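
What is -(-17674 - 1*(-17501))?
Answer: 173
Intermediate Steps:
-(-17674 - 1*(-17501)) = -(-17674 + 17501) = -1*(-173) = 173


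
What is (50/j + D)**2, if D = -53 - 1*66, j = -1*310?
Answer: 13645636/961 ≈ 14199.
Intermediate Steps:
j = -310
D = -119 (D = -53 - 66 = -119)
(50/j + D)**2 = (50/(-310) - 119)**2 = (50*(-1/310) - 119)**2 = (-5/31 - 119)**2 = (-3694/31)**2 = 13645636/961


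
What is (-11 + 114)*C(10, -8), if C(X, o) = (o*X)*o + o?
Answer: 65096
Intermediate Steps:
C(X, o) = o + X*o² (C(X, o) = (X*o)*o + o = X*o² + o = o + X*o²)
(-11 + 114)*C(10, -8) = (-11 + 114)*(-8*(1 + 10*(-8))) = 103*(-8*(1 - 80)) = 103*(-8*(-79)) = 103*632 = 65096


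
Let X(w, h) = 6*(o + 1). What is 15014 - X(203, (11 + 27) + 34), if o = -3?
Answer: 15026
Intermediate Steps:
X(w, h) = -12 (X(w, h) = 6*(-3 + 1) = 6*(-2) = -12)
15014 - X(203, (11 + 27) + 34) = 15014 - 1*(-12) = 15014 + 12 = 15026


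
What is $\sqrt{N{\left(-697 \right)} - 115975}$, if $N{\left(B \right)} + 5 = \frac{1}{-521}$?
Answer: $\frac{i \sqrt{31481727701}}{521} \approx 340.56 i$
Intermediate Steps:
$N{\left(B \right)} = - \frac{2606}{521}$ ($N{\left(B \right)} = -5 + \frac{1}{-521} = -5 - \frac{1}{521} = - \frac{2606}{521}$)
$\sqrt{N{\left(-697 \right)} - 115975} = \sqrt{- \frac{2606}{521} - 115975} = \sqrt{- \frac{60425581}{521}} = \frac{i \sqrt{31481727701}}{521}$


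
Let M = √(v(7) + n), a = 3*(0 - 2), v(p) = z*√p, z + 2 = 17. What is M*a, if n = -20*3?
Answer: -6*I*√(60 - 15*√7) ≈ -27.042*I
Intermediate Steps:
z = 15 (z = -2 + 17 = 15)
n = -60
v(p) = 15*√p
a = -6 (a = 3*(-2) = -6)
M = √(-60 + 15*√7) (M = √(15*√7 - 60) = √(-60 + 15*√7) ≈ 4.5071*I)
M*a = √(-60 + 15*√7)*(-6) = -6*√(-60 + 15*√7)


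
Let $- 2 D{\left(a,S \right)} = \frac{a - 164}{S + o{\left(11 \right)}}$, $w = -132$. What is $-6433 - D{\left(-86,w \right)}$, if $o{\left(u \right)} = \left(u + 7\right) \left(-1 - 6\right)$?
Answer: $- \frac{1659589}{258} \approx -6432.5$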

----------------

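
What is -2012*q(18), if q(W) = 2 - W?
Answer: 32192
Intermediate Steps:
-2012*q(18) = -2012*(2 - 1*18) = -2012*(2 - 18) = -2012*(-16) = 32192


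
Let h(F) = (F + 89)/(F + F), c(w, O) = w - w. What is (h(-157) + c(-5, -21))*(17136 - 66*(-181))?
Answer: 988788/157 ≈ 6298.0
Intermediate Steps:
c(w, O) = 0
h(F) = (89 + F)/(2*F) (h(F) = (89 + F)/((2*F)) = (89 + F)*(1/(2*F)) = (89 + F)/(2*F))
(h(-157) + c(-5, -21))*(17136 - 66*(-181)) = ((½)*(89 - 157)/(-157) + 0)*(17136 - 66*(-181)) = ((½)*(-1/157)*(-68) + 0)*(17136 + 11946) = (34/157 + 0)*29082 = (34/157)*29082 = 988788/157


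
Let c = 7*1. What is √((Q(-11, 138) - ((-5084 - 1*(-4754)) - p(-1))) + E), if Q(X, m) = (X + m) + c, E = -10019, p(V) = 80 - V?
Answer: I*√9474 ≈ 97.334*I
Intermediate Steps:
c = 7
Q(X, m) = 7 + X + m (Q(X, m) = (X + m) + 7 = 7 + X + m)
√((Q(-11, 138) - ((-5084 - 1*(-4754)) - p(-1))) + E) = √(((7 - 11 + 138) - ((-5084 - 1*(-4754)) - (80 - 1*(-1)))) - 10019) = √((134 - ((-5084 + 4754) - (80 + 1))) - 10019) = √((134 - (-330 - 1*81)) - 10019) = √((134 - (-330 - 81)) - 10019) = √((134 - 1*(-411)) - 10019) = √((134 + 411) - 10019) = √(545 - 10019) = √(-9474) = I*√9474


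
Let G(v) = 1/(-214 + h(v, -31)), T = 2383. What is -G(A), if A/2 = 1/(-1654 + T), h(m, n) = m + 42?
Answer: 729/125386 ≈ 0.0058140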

----------------

- [What is required]:
Go through the preceding material and copy each line that has the word "Answer".

- [Result for this task]:
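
Answer: 173
Answer: 13645636/961 ≈ 14199.
Answer: 65096
Answer: 15026
Answer: $\frac{i \sqrt{31481727701}}{521} \approx 340.56 i$
Answer: -6*I*√(60 - 15*√7) ≈ -27.042*I
Answer: $- \frac{1659589}{258} \approx -6432.5$
Answer: 32192
Answer: 988788/157 ≈ 6298.0
Answer: I*√9474 ≈ 97.334*I
Answer: 729/125386 ≈ 0.0058140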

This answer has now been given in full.